_INSTRUCTIONS FOR THE TASK:_ Give back all of the data unchanged. Keep every word as it is.

_DATA SUPPLIED:_

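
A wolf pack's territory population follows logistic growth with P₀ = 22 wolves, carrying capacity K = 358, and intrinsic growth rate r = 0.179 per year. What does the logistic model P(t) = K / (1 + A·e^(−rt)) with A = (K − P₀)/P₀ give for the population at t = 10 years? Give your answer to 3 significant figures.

A = (358 − 22)/22 = 15.27273
P(10) = 358 / (1 + 15.27273·e^(−0.179·10)) = 358 / (1 + 15.27273·0.16696)
= 358 / 3.54994 ≈ 100.85

≈ 101 wolves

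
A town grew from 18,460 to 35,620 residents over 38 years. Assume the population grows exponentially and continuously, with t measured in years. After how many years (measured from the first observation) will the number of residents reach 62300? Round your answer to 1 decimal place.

t ≈ 70.3 years

r = ln(35620/18460) / 38 ≈ 0.017297 per year
t = ln(62300/18460) / r = 1.21636 / 0.017297 ≈ 70.32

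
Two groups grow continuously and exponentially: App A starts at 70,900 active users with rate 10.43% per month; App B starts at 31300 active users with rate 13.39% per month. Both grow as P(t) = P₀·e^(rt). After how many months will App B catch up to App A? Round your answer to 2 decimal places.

t ≈ 27.62 months

70900·e^(0.1043t) = 31300·e^(0.1339t)
70900/31300 = e^((0.1339 − 0.1043)t) → ln(2.26518) = 0.0296·t
t = 0.81765 / 0.0296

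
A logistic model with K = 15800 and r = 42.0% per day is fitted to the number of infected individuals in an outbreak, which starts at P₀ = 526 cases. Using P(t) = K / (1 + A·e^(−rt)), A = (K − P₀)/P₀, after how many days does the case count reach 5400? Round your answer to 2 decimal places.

A = (15800 − 526)/526 = 29.03802
5400 = 15800/(1 + 29.03802·e^(−0.42t)) → 1 + 29.03802·e^(−0.42t) = 2.92593
e^(−0.42t) = 0.066324 → t = ln(15.07743)/0.42 = 2.7132/0.42

t ≈ 6.46 days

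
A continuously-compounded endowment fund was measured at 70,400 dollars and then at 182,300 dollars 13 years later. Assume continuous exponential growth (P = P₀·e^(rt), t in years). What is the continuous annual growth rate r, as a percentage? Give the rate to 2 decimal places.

r ≈ 7.32% per year

182300 = 70400 · e^(r·13)
e^(13r) = 182300/70400 = 2.58949
r = ln(2.58949) / 13 = 0.95146 / 13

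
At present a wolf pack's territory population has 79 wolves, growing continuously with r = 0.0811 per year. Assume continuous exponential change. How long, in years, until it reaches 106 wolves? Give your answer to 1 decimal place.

106 = 79 · e^(0.0811·t)
t = ln(106/79) / 0.0811 = ln(1.34177) / 0.0811 = 0.29399 / 0.0811

t ≈ 3.6 years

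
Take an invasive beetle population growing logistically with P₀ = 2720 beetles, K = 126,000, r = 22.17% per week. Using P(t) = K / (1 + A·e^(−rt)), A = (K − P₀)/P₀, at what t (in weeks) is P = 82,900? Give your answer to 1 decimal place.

t ≈ 20.2 weeks

A = (126000 − 2720)/2720 = 45.32353
82900 = 126000/(1 + 45.32353·e^(−0.2217t)) → 1 + 45.32353·e^(−0.2217t) = 1.5199
e^(−0.2217t) = 0.011471 → t = ln(87.17681)/0.2217 = 4.46794/0.2217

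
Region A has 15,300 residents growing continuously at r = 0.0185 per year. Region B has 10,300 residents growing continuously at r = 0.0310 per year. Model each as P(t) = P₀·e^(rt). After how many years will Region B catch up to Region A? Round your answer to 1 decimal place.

t ≈ 31.7 years

15300·e^(0.0185t) = 10300·e^(0.031t)
15300/10300 = e^((0.031 − 0.0185)t) → ln(1.48544) = 0.0125·t
t = 0.39571 / 0.0125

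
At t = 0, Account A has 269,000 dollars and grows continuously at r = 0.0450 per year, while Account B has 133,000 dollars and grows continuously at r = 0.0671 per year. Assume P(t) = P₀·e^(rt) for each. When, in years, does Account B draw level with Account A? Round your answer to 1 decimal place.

t ≈ 31.9 years

269000·e^(0.045t) = 133000·e^(0.0671t)
269000/133000 = e^((0.0671 − 0.045)t) → ln(2.02256) = 0.0221·t
t = 0.70436 / 0.0221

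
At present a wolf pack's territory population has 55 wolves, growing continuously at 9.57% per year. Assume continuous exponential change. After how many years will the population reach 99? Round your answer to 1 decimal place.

99 = 55 · e^(0.0957·t)
t = ln(99/55) / 0.0957 = ln(1.8) / 0.0957 = 0.58779 / 0.0957

t ≈ 6.1 years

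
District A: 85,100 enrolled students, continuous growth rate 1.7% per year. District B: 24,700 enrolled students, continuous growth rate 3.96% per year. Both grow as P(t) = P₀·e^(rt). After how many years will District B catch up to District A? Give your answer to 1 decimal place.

85100·e^(0.017t) = 24700·e^(0.0396t)
85100/24700 = e^((0.0396 − 0.017)t) → ln(3.44534) = 0.0226·t
t = 1.23702 / 0.0226

t ≈ 54.7 years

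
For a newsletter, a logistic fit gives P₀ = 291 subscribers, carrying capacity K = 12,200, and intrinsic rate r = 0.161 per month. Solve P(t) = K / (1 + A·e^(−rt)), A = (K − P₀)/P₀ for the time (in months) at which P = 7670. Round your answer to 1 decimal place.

t ≈ 26.3 months

A = (12200 − 291)/291 = 40.9244
7670 = 12200/(1 + 40.9244·e^(−0.161t)) → 1 + 40.9244·e^(−0.161t) = 1.59061
e^(−0.161t) = 0.014432 → t = ln(69.29142)/0.161 = 4.23832/0.161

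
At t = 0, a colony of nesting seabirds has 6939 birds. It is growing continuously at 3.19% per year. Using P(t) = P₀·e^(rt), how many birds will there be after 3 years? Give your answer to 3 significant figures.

P(3) = 6939 · e^(0.0319·3) = 6939 · e^(0.0957)
= 6939 · 1.10043 ≈ 7635.88

≈ 7,640 birds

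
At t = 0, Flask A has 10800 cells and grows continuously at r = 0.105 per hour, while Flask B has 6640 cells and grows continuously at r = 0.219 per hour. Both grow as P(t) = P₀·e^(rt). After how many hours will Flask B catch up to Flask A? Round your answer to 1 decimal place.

10800·e^(0.105t) = 6640·e^(0.219t)
10800/6640 = e^((0.219 − 0.105)t) → ln(1.62651) = 0.114·t
t = 0.48643 / 0.114

t ≈ 4.3 hours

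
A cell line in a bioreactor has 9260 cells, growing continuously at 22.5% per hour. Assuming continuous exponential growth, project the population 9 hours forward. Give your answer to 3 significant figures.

P(9) = 9260 · e^(0.225·9) = 9260 · e^(2.025)
= 9260 · 7.57611 ≈ 70154.79

≈ 70,200 cells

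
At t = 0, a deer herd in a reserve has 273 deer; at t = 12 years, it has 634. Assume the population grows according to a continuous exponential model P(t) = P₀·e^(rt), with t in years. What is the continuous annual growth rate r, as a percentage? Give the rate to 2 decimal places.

634 = 273 · e^(r·12)
e^(12r) = 634/273 = 2.32234
r = ln(2.32234) / 12 = 0.84258 / 12

r ≈ 7.02% per year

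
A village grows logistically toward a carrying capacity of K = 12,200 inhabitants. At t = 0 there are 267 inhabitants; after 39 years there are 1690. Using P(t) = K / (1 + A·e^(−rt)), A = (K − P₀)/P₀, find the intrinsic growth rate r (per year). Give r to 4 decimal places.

r ≈ 0.0506 per year

A = (12200 − 267)/267 = 44.69288
1690 = 12200/(1 + 44.69288·e^(−r·39)) → e^(−39r) = (7.21893 − 1)/44.69288 = 0.139148
r = −ln(0.139148)/39 = 1.97222/39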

_COMPLETED EXERCISE:_
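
A wolf pack's territory population follows logistic growth with P₀ = 22 wolves, carrying capacity K = 358, and intrinsic growth rate r = 0.179 per year. What does the logistic model P(t) = K / (1 + A·e^(−rt)) with A = (K − P₀)/P₀ give for the population at t = 10 years? Give your answer to 3 significant figures.

A = (358 − 22)/22 = 15.27273
P(10) = 358 / (1 + 15.27273·e^(−0.179·10)) = 358 / (1 + 15.27273·0.16696)
= 358 / 3.54994 ≈ 100.85

≈ 101 wolves

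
A town grew from 18,460 to 35,620 residents over 38 years. Assume the population grows exponentially and continuously, with t measured in years. After how many years (measured from the first observation) will the number of residents reach 62300? Round your answer to 1 decimal place.

t ≈ 70.3 years

r = ln(35620/18460) / 38 ≈ 0.017297 per year
t = ln(62300/18460) / r = 1.21636 / 0.017297 ≈ 70.32

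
Two groups grow continuously and exponentially: App A starts at 70,900 active users with rate 10.43% per month; App B starts at 31300 active users with rate 13.39% per month. Both grow as P(t) = P₀·e^(rt). After how many months will App B catch up to App A? Round your answer to 2 decimal places.

t ≈ 27.62 months

70900·e^(0.1043t) = 31300·e^(0.1339t)
70900/31300 = e^((0.1339 − 0.1043)t) → ln(2.26518) = 0.0296·t
t = 0.81765 / 0.0296

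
A logistic model with K = 15800 and r = 42.0% per day is fitted to the number of infected individuals in an outbreak, which starts at P₀ = 526 cases. Using P(t) = K / (1 + A·e^(−rt)), A = (K − P₀)/P₀, after how many days does the case count reach 5400? Round your answer to 2 decimal places.

A = (15800 − 526)/526 = 29.03802
5400 = 15800/(1 + 29.03802·e^(−0.42t)) → 1 + 29.03802·e^(−0.42t) = 2.92593
e^(−0.42t) = 0.066324 → t = ln(15.07743)/0.42 = 2.7132/0.42

t ≈ 6.46 days

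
A continuously-compounded endowment fund was measured at 70,400 dollars and then at 182,300 dollars 13 years later. Assume continuous exponential growth (P = P₀·e^(rt), t in years). What is the continuous annual growth rate r, as a percentage? Give the rate to 2 decimal places.

r ≈ 7.32% per year

182300 = 70400 · e^(r·13)
e^(13r) = 182300/70400 = 2.58949
r = ln(2.58949) / 13 = 0.95146 / 13

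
At present a wolf pack's territory population has 79 wolves, growing continuously with r = 0.0811 per year. Assume continuous exponential change. How long, in years, until it reaches 106 wolves? Give your answer to 1 decimal place.

106 = 79 · e^(0.0811·t)
t = ln(106/79) / 0.0811 = ln(1.34177) / 0.0811 = 0.29399 / 0.0811

t ≈ 3.6 years

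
Take an invasive beetle population growing logistically with P₀ = 2720 beetles, K = 126,000, r = 22.17% per week. Using P(t) = K / (1 + A·e^(−rt)), A = (K − P₀)/P₀, at what t (in weeks) is P = 82,900? Give your answer to 1 decimal place.

t ≈ 20.2 weeks

A = (126000 − 2720)/2720 = 45.32353
82900 = 126000/(1 + 45.32353·e^(−0.2217t)) → 1 + 45.32353·e^(−0.2217t) = 1.5199
e^(−0.2217t) = 0.011471 → t = ln(87.17681)/0.2217 = 4.46794/0.2217

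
Region A has 15,300 residents growing continuously at r = 0.0185 per year. Region B has 10,300 residents growing continuously at r = 0.0310 per year. Model each as P(t) = P₀·e^(rt). After how many years will Region B catch up to Region A? Round your answer to 1 decimal place.

t ≈ 31.7 years

15300·e^(0.0185t) = 10300·e^(0.031t)
15300/10300 = e^((0.031 − 0.0185)t) → ln(1.48544) = 0.0125·t
t = 0.39571 / 0.0125

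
At t = 0, Account A has 269,000 dollars and grows continuously at r = 0.0450 per year, while Account B has 133,000 dollars and grows continuously at r = 0.0671 per year. Assume P(t) = P₀·e^(rt) for each. When, in years, does Account B draw level with Account A? Round your answer to 1 decimal place.

t ≈ 31.9 years

269000·e^(0.045t) = 133000·e^(0.0671t)
269000/133000 = e^((0.0671 − 0.045)t) → ln(2.02256) = 0.0221·t
t = 0.70436 / 0.0221

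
At present a wolf pack's territory population has 55 wolves, growing continuously at 9.57% per year. Assume continuous exponential change. After how many years will the population reach 99? Round your answer to 1 decimal place.

99 = 55 · e^(0.0957·t)
t = ln(99/55) / 0.0957 = ln(1.8) / 0.0957 = 0.58779 / 0.0957

t ≈ 6.1 years

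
District A: 85,100 enrolled students, continuous growth rate 1.7% per year. District B: 24,700 enrolled students, continuous growth rate 3.96% per year. Both grow as P(t) = P₀·e^(rt). After how many years will District B catch up to District A? Give your answer to 1 decimal place.

85100·e^(0.017t) = 24700·e^(0.0396t)
85100/24700 = e^((0.0396 − 0.017)t) → ln(3.44534) = 0.0226·t
t = 1.23702 / 0.0226

t ≈ 54.7 years

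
For a newsletter, a logistic fit gives P₀ = 291 subscribers, carrying capacity K = 12,200, and intrinsic rate r = 0.161 per month. Solve P(t) = K / (1 + A·e^(−rt)), A = (K − P₀)/P₀ for the time (in months) at which P = 7670. Round your answer to 1 decimal place.

t ≈ 26.3 months

A = (12200 − 291)/291 = 40.9244
7670 = 12200/(1 + 40.9244·e^(−0.161t)) → 1 + 40.9244·e^(−0.161t) = 1.59061
e^(−0.161t) = 0.014432 → t = ln(69.29142)/0.161 = 4.23832/0.161

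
At t = 0, a colony of nesting seabirds has 6939 birds. It is growing continuously at 3.19% per year. Using P(t) = P₀·e^(rt), how many birds will there be after 3 years? Give your answer to 3 significant figures.

P(3) = 6939 · e^(0.0319·3) = 6939 · e^(0.0957)
= 6939 · 1.10043 ≈ 7635.88

≈ 7,640 birds

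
At t = 0, Flask A has 10800 cells and grows continuously at r = 0.105 per hour, while Flask B has 6640 cells and grows continuously at r = 0.219 per hour. Both grow as P(t) = P₀·e^(rt). After how many hours will Flask B catch up to Flask A? Round your answer to 1 decimal place.

10800·e^(0.105t) = 6640·e^(0.219t)
10800/6640 = e^((0.219 − 0.105)t) → ln(1.62651) = 0.114·t
t = 0.48643 / 0.114

t ≈ 4.3 hours

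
A cell line in a bioreactor has 9260 cells, growing continuously at 22.5% per hour. Assuming continuous exponential growth, project the population 9 hours forward. Give your answer to 3 significant figures.

P(9) = 9260 · e^(0.225·9) = 9260 · e^(2.025)
= 9260 · 7.57611 ≈ 70154.79

≈ 70,200 cells

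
At t = 0, a deer herd in a reserve has 273 deer; at t = 12 years, it has 634. Assume the population grows according to a continuous exponential model P(t) = P₀·e^(rt), with t in years. What is the continuous annual growth rate r, as a percentage? Give the rate to 2 decimal places.

634 = 273 · e^(r·12)
e^(12r) = 634/273 = 2.32234
r = ln(2.32234) / 12 = 0.84258 / 12

r ≈ 7.02% per year

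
A village grows logistically toward a carrying capacity of K = 12,200 inhabitants. At t = 0 there are 267 inhabitants; after 39 years there are 1690. Using P(t) = K / (1 + A·e^(−rt)), A = (K − P₀)/P₀, find the intrinsic growth rate r (per year). Give r to 4 decimal places.

r ≈ 0.0506 per year

A = (12200 − 267)/267 = 44.69288
1690 = 12200/(1 + 44.69288·e^(−r·39)) → e^(−39r) = (7.21893 − 1)/44.69288 = 0.139148
r = −ln(0.139148)/39 = 1.97222/39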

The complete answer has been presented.